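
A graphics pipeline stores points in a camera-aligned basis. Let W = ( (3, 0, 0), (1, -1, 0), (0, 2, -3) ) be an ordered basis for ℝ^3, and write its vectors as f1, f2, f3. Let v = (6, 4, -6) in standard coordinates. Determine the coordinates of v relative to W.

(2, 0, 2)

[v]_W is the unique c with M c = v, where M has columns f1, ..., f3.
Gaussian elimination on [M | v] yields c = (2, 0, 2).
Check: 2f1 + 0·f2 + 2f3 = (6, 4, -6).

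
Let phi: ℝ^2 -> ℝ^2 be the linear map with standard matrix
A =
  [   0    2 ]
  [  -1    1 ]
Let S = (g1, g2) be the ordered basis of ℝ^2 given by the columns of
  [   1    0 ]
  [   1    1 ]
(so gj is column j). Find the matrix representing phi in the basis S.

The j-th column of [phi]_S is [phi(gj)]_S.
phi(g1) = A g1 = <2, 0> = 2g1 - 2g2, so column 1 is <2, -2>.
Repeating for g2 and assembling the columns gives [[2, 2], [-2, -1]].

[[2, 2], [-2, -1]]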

- Task description
All of the data above should be reproduced word for word.

- Answer section
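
A graphics pipeline stores points in a camera-aligned basis. Let W = ( (3, 0, 0), (1, -1, 0), (0, 2, -3) ) be an ordered basis for ℝ^3, and write its vectors as f1, f2, f3. Let v = (6, 4, -6) in standard coordinates. Determine the coordinates of v relative to W.

(2, 0, 2)

[v]_W is the unique c with M c = v, where M has columns f1, ..., f3.
Gaussian elimination on [M | v] yields c = (2, 0, 2).
Check: 2f1 + 0·f2 + 2f3 = (6, 4, -6).

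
Let phi: ℝ^2 -> ℝ^2 be the linear map with standard matrix
A =
  [   0    2 ]
  [  -1    1 ]
Let S = (g1, g2) be the ordered basis of ℝ^2 given by the columns of
  [   1    0 ]
  [   1    1 ]
(so gj is column j). Find the matrix representing phi in the basis S.

The j-th column of [phi]_S is [phi(gj)]_S.
phi(g1) = A g1 = <2, 0> = 2g1 - 2g2, so column 1 is <2, -2>.
Repeating for g2 and assembling the columns gives [[2, 2], [-2, -1]].

[[2, 2], [-2, -1]]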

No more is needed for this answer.